▶ [What is required] Nothing but the lines from the one containing "Consider a competitive" through the final line of the data should be repeated, and each must be exact.
-- Opening Marker --
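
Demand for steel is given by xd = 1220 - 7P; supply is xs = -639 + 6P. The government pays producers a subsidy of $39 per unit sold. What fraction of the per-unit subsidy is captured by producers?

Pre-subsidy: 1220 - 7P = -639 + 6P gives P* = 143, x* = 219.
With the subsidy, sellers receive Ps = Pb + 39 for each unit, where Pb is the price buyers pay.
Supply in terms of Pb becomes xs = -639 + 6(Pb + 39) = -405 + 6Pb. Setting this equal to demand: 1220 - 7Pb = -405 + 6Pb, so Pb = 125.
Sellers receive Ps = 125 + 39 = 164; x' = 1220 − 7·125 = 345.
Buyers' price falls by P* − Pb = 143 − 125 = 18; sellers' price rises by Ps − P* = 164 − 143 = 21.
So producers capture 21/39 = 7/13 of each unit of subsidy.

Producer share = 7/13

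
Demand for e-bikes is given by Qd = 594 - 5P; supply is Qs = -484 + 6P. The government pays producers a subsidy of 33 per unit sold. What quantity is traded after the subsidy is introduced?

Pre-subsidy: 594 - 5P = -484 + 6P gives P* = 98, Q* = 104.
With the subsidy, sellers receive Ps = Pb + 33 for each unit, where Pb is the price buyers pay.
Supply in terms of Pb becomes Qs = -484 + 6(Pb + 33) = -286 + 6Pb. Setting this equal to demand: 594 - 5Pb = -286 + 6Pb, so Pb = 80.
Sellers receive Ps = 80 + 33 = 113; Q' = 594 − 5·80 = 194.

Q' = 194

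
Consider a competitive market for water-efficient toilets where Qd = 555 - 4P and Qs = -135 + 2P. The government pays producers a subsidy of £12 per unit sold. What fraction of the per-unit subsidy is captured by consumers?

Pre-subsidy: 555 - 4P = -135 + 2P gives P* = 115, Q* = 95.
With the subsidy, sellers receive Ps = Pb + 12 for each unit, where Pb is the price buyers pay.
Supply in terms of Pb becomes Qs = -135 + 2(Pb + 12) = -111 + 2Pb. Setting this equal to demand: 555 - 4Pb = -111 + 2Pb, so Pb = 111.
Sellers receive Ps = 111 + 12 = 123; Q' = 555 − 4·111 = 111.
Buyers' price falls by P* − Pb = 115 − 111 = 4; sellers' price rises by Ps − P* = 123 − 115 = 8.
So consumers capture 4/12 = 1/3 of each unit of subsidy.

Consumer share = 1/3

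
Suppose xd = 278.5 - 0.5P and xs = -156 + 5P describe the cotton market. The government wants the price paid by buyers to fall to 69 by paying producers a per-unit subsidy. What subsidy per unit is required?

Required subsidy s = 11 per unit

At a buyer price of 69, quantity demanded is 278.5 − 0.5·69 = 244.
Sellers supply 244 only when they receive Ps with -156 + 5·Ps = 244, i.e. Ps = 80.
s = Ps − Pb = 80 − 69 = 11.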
-- Closing Marker --
▶ [Completed task]
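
Consider a competitive market for water-efficient toilets where Qd = 555 - 4P and Qs = -135 + 2P. The government pays producers a subsidy of £12 per unit sold. What fraction of the per-unit subsidy is captured by consumers?

Pre-subsidy: 555 - 4P = -135 + 2P gives P* = 115, Q* = 95.
With the subsidy, sellers receive Ps = Pb + 12 for each unit, where Pb is the price buyers pay.
Supply in terms of Pb becomes Qs = -135 + 2(Pb + 12) = -111 + 2Pb. Setting this equal to demand: 555 - 4Pb = -111 + 2Pb, so Pb = 111.
Sellers receive Ps = 111 + 12 = 123; Q' = 555 − 4·111 = 111.
Buyers' price falls by P* − Pb = 115 − 111 = 4; sellers' price rises by Ps − P* = 123 − 115 = 8.
So consumers capture 4/12 = 1/3 of each unit of subsidy.

Consumer share = 1/3

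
Suppose xd = 278.5 - 0.5P and xs = -156 + 5P describe the cotton market. The government wants the price paid by buyers to fall to 69 by paying producers a per-unit subsidy. What subsidy per unit is required?

Required subsidy s = 11 per unit

At a buyer price of 69, quantity demanded is 278.5 − 0.5·69 = 244.
Sellers supply 244 only when they receive Ps with -156 + 5·Ps = 244, i.e. Ps = 80.
s = Ps − Pb = 80 − 69 = 11.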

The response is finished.